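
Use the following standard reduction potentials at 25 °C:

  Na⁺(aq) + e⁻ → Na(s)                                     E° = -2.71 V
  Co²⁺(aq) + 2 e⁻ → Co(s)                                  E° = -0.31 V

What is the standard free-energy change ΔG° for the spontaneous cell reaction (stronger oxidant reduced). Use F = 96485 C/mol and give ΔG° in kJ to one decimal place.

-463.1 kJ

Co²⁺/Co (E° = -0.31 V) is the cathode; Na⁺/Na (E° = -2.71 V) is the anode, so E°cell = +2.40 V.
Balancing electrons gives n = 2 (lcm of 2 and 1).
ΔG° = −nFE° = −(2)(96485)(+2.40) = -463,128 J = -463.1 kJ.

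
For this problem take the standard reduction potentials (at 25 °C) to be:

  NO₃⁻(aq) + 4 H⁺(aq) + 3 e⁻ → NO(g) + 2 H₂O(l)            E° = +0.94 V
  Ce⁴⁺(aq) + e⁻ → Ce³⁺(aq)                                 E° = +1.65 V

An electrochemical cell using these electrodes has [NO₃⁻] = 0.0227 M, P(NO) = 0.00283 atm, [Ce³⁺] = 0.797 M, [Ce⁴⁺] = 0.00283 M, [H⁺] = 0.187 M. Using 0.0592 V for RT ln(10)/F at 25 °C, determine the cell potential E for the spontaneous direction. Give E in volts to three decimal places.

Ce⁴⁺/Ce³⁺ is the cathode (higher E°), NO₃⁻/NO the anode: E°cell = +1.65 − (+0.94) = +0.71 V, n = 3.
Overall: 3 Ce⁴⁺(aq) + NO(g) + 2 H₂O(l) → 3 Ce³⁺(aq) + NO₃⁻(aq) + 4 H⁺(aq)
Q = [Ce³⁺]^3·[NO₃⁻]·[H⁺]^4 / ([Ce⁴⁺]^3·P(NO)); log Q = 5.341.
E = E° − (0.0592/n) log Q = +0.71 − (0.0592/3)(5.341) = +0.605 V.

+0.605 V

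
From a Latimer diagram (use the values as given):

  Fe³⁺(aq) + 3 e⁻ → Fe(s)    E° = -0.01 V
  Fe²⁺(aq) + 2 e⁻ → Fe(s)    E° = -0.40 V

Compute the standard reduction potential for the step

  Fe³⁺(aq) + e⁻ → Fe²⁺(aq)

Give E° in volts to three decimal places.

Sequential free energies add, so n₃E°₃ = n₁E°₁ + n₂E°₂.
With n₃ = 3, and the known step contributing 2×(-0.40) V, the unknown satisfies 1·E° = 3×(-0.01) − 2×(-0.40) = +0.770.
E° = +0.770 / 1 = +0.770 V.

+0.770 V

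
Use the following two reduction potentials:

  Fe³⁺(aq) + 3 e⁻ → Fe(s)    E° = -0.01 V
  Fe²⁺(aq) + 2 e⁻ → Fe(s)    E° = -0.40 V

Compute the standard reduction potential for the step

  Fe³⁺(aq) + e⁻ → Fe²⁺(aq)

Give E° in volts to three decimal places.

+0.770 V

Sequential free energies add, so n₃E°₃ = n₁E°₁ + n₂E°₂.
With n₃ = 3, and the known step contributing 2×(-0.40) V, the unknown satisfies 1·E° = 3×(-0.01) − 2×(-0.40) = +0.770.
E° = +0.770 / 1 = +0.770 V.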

|---|

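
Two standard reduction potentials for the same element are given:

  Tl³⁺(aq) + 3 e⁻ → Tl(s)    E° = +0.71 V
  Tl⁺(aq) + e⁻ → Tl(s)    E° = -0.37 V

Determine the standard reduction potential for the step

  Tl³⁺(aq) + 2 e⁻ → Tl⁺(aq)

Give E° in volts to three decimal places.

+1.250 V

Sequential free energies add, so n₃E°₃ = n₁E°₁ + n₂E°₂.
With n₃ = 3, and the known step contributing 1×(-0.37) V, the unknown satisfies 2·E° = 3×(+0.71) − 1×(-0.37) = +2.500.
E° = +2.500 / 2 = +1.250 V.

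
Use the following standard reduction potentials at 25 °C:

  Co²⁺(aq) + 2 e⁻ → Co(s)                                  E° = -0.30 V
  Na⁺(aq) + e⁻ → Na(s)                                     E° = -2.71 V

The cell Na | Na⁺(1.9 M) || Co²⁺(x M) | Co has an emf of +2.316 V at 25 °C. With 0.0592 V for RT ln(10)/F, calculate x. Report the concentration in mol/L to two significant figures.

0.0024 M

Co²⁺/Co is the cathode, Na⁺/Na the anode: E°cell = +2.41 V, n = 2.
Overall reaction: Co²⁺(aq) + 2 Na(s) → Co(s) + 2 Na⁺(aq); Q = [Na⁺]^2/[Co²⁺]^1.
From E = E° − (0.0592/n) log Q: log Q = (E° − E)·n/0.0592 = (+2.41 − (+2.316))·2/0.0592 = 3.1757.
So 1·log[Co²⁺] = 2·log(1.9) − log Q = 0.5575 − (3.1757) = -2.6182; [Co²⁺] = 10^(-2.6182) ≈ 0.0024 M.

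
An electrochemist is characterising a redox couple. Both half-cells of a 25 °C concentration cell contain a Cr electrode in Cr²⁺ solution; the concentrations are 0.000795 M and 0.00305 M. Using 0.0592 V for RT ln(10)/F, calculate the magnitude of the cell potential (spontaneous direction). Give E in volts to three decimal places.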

|---|

» Your instructions: Your answer should be the lines of the listing above between the line holding "Tl⁺(aq) + e⁻" and the line holding "An electrochemist is", inclusive, restated word for word and alone.

» Task solution:
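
  Tl⁺(aq) + e⁻ → Tl(s)    E° = -0.37 V

Determine the standard reduction potential for the step

  Tl³⁺(aq) + 2 e⁻ → Tl⁺(aq)

Give E° in volts to three decimal places.

+1.250 V

Sequential free energies add, so n₃E°₃ = n₁E°₁ + n₂E°₂.
With n₃ = 3, and the known step contributing 1×(-0.37) V, the unknown satisfies 2·E° = 3×(+0.71) − 1×(-0.37) = +2.500.
E° = +2.500 / 2 = +1.250 V.

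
Use the following standard reduction potentials at 25 °C:

  Co²⁺(aq) + 2 e⁻ → Co(s)                                  E° = -0.30 V
  Na⁺(aq) + e⁻ → Na(s)                                     E° = -2.71 V

The cell Na | Na⁺(1.9 M) || Co²⁺(x M) | Co has an emf of +2.316 V at 25 °C. With 0.0592 V for RT ln(10)/F, calculate x. Report the concentration in mol/L to two significant figures.

0.0024 M

Co²⁺/Co is the cathode, Na⁺/Na the anode: E°cell = +2.41 V, n = 2.
Overall reaction: Co²⁺(aq) + 2 Na(s) → Co(s) + 2 Na⁺(aq); Q = [Na⁺]^2/[Co²⁺]^1.
From E = E° − (0.0592/n) log Q: log Q = (E° − E)·n/0.0592 = (+2.41 − (+2.316))·2/0.0592 = 3.1757.
So 1·log[Co²⁺] = 2·log(1.9) − log Q = 0.5575 − (3.1757) = -2.6182; [Co²⁺] = 10^(-2.6182) ≈ 0.0024 M.

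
An electrochemist is characterising a redox couple. Both half-cells of a 25 °C concentration cell contain a Cr electrode in Cr²⁺ solution; the concentrations are 0.000795 M and 0.00305 M. Using 0.0592 V for RT ln(10)/F, calculate the magnitude of the cell potential (spontaneous direction). Give E in volts to three decimal places.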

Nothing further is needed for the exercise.